** WHAT IS BEING ASKED **
Working through the lines below, return each one that holds "length".

** SUPPLIED DATA **
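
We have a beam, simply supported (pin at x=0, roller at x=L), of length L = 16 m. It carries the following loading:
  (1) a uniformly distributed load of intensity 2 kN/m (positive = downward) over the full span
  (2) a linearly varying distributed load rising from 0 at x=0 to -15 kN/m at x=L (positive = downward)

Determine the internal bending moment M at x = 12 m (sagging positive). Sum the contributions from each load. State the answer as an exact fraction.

Load 1 — uniform load w=2 kN/m over full span:
  M_1 = wx(L-x)/2 = 2·12·(16-12)/2 = 48 kN·m
Load 2 — triangular load w₀=-15 kN/m (0→w₀ over full span):
  M_2 = w₀Lx/6 - w₀x³/(6L) = (-15)·16·12/6 - (-15)·12³/(6·16) = -210 kN·m
Superposition: M = Σ M_i = -162 kN·m ≈ -162.000000 kN·m

M(12) = -162 kN·m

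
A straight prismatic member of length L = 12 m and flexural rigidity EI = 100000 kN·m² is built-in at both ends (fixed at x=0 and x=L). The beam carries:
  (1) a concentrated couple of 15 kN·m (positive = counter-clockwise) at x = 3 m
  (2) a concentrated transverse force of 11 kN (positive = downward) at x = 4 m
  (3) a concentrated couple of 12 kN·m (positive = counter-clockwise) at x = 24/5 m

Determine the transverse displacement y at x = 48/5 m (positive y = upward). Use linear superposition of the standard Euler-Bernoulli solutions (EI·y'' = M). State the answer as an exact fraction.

Load 1 — applied couple M₀=15 kN·m at a=3 m (b=L-a=9):
  y_1 = (R_Ax³/6 - M_Ax²/2 - M₀(x-a)²/2)/EI  [x>a] with R_A=45/32, M_A=-45/16 = ((45/32)·(48/5)³/6 - (-45/16)·(48/5)²/2 - 15·((48/5)-3)²/2)/100000 = 513/5000000 m
Load 2 — point force P=11 kN at a=4 m (b=L-a=8):
  y_2 = -Pa²(L-x)²(3bL-(3b+a)(L-x))/(6L³EI)  [x>a] = -11·4²·(12-(48/5))²·(3·8·12-(3·8+4)·(12-(48/5)))/(6·12³·100000) = -253/1171875 m
Load 3 — applied couple M₀=12 kN·m at a=24/5 m (b=L-a=36/5):
  y_3 = (R_Ax³/6 - M_Ax²/2 - M₀(x-a)²/2)/EI  [x>a] with R_A=36/25, M_A=36/25 = ((36/25)·(48/5)³/6 - (36/25)·(48/5)²/2 - 12·((48/5)-(24/5))²/2)/100000 = 756/9765625 m
Superposition: y = Σ y_i = -67273/1875000000 m ≈ -0.000036 m

y(48/5) = -67273/1875000000 m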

** WRITTEN REPLY **
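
We have a beam, simply supported (pin at x=0, roller at x=L), of length L = 16 m. It carries the following loading:
A straight prismatic member of length L = 12 m and flexural rigidity EI = 100000 kN·m² is built-in at both ends (fixed at x=0 and x=L). The beam carries: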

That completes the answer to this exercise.